**What is needed:** Each line below should be copied exactly as it stands.

Dataset entries
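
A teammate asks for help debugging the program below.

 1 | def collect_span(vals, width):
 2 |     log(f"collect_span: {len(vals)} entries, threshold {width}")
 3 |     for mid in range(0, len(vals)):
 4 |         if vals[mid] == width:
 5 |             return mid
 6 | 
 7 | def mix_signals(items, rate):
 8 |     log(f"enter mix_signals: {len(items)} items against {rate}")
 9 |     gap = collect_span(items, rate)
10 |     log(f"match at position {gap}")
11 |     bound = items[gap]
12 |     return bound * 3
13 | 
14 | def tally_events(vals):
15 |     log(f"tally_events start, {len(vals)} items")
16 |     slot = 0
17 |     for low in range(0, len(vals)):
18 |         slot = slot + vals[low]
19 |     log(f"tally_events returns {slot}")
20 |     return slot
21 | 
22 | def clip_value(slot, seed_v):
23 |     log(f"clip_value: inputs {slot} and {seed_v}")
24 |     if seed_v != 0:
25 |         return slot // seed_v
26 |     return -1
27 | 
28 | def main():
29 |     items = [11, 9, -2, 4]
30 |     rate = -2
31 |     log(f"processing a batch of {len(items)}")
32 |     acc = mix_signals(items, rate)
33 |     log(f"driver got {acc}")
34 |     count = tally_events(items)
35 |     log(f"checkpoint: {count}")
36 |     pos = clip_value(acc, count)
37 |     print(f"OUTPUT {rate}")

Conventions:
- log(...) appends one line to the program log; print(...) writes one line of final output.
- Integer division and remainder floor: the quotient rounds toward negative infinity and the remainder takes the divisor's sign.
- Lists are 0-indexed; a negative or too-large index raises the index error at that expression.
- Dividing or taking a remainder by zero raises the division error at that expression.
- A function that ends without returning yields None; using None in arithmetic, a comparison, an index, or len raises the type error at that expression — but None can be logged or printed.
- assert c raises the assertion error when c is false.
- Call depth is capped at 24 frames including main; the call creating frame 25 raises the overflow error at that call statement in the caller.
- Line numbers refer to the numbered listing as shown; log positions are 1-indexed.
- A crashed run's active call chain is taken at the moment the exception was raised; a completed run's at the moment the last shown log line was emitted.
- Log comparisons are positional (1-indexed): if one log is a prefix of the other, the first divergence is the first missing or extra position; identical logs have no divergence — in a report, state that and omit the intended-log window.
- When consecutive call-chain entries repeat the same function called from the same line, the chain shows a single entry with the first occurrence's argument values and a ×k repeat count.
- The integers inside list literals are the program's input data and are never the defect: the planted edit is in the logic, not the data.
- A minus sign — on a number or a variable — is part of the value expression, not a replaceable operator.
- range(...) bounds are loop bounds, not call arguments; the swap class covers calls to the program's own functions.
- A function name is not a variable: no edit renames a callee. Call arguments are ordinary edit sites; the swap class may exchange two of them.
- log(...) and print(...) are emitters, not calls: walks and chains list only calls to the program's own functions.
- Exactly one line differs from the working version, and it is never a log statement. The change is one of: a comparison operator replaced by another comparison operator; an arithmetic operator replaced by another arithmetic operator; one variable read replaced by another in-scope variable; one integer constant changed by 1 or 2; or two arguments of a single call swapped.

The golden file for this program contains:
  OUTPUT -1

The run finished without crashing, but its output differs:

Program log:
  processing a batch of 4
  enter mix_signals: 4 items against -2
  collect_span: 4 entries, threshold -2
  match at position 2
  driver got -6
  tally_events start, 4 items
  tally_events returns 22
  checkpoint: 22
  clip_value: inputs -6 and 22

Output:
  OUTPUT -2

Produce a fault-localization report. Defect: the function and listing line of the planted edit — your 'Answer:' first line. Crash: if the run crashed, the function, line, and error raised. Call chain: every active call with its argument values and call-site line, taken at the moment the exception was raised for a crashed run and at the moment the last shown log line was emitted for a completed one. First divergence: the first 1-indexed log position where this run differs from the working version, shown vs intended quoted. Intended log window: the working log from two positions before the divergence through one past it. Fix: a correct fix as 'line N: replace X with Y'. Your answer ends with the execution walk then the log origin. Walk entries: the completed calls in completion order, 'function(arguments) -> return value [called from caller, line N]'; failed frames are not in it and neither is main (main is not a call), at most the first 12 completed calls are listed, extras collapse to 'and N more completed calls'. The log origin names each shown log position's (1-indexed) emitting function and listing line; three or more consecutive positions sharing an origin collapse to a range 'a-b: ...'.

Answer: the defect is in main at line 37.
Key observation: Log streams are identical — the defect surfaces only in the printed output.
Call chain: main -> clip_value(-6, 22) (called at line 36).
First divergence: none; the two logs match at every position.
Execution walk:
  collect_span([11, 9, -2, 4], -2) -> 2  [called from mix_signals, line 9]
  mix_signals([11, 9, -2, 4], -2) -> -6  [called from main, line 32]
  tally_events([11, 9, -2, 4]) -> 22  [called from main, line 34]
  clip_value(-6, 22) -> -1  [called from main, line 36]
Log line origins:
  1: from main, line 31
  2: from mix_signals, line 8
  3: from collect_span, line 2
  4: from mix_signals, line 10
  5: from main, line 33
  6: from tally_events, line 15
  7: from tally_events, line 19
  8: from main, line 35
  9: from clip_value, line 23
A correct fix: line 37: replace `rate` with `pos`.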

**Expected answer:**
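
A teammate asks for help debugging the program below.

 1 | def collect_span(vals, width):
 2 |     log(f"collect_span: {len(vals)} entries, threshold {width}")
 3 |     for mid in range(0, len(vals)):
 4 |         if vals[mid] == width:
 5 |             return mid
 6 | 
 7 | def mix_signals(items, rate):
 8 |     log(f"enter mix_signals: {len(items)} items against {rate}")
 9 |     gap = collect_span(items, rate)
10 |     log(f"match at position {gap}")
11 |     bound = items[gap]
12 |     return bound * 3
13 | 
14 | def tally_events(vals):
15 |     log(f"tally_events start, {len(vals)} items")
16 |     slot = 0
17 |     for low in range(0, len(vals)):
18 |         slot = slot + vals[low]
19 |     log(f"tally_events returns {slot}")
20 |     return slot
21 | 
22 | def clip_value(slot, seed_v):
23 |     log(f"clip_value: inputs {slot} and {seed_v}")
24 |     if seed_v != 0:
25 |         return slot // seed_v
26 |     return -1
27 | 
28 | def main():
29 |     items = [11, 9, -2, 4]
30 |     rate = -2
31 |     log(f"processing a batch of {len(items)}")
32 |     acc = mix_signals(items, rate)
33 |     log(f"driver got {acc}")
34 |     count = tally_events(items)
35 |     log(f"checkpoint: {count}")
36 |     pos = clip_value(acc, count)
37 |     print(f"OUTPUT {rate}")

Conventions:
- log(...) appends one line to the program log; print(...) writes one line of final output.
- Integer division and remainder floor: the quotient rounds toward negative infinity and the remainder takes the divisor's sign.
- Lists are 0-indexed; a negative or too-large index raises the index error at that expression.
- Dividing or taking a remainder by zero raises the division error at that expression.
- A function that ends without returning yields None; using None in arithmetic, a comparison, an index, or len raises the type error at that expression — but None can be logged or printed.
- assert c raises the assertion error when c is false.
- Call depth is capped at 24 frames including main; the call creating frame 25 raises the overflow error at that call statement in the caller.
- Line numbers refer to the numbered listing as shown; log positions are 1-indexed.
- A crashed run's active call chain is taken at the moment the exception was raised; a completed run's at the moment the last shown log line was emitted.
- Log comparisons are positional (1-indexed): if one log is a prefix of the other, the first divergence is the first missing or extra position; identical logs have no divergence — in a report, state that and omit the intended-log window.
- When consecutive call-chain entries repeat the same function called from the same line, the chain shows a single entry with the first occurrence's argument values and a ×k repeat count.
- The integers inside list literals are the program's input data and are never the defect: the planted edit is in the logic, not the data.
- A minus sign — on a number or a variable — is part of the value expression, not a replaceable operator.
- range(...) bounds are loop bounds, not call arguments; the swap class covers calls to the program's own functions.
- A function name is not a variable: no edit renames a callee. Call arguments are ordinary edit sites; the swap class may exchange two of them.
- log(...) and print(...) are emitters, not calls: walks and chains list only calls to the program's own functions.
- Exactly one line differs from the working version, and it is never a log statement. The change is one of: a comparison operator replaced by another comparison operator; an arithmetic operator replaced by another arithmetic operator; one variable read replaced by another in-scope variable; one integer constant changed by 1 or 2; or two arguments of a single call swapped.

The golden file for this program contains:
  OUTPUT -1

The run finished without crashing, but its output differs:

Program log:
  processing a batch of 4
  enter mix_signals: 4 items against -2
  collect_span: 4 entries, threshold -2
  match at position 2
  driver got -6
  tally_events start, 4 items
  tally_events returns 22
  checkpoint: 22
  clip_value: inputs -6 and 22

Output:
  OUTPUT -2

Produce a fault-localization report. Defect: the function and listing line of the planted edit — your 'Answer:' first line. Crash: if the run crashed, the function, line, and error raised. Call chain: every active call with its argument values and call-site line, taken at the moment the exception was raised for a crashed run and at the moment the last shown log line was emitted for a completed one. First divergence: the first 1-indexed log position where this run differs from the working version, shown vs intended quoted. Intended log window: the working log from two positions before the divergence through one past it. Fix: a correct fix as 'line N: replace X with Y'. Your answer ends with the execution walk then the log origin. Walk entries: the completed calls in completion order, 'function(arguments) -> return value [called from caller, line N]'; failed frames are not in it and neither is main (main is not a call), at most the first 12 completed calls are listed, extras collapse to 'and N more completed calls'. The log origin names each shown log position's (1-indexed) emitting function and listing line; three or more consecutive positions sharing an origin collapse to a range 'a-b: ...'.

Answer: the defect is in main at line 37.
Key observation: Log streams are identical — the defect surfaces only in the printed output.
Call chain: main -> clip_value(-6, 22) (called at line 36).
First divergence: none; the two logs match at every position.
Execution walk:
  collect_span([11, 9, -2, 4], -2) -> 2  [called from mix_signals, line 9]
  mix_signals([11, 9, -2, 4], -2) -> -6  [called from main, line 32]
  tally_events([11, 9, -2, 4]) -> 22  [called from main, line 34]
  clip_value(-6, 22) -> -1  [called from main, line 36]
Log line origins:
  1: from main, line 31
  2: from mix_signals, line 8
  3: from collect_span, line 2
  4: from mix_signals, line 10
  5: from main, line 33
  6: from tally_events, line 15
  7: from tally_events, line 19
  8: from main, line 35
  9: from clip_value, line 23
A correct fix: line 37: replace `rate` with `pos`.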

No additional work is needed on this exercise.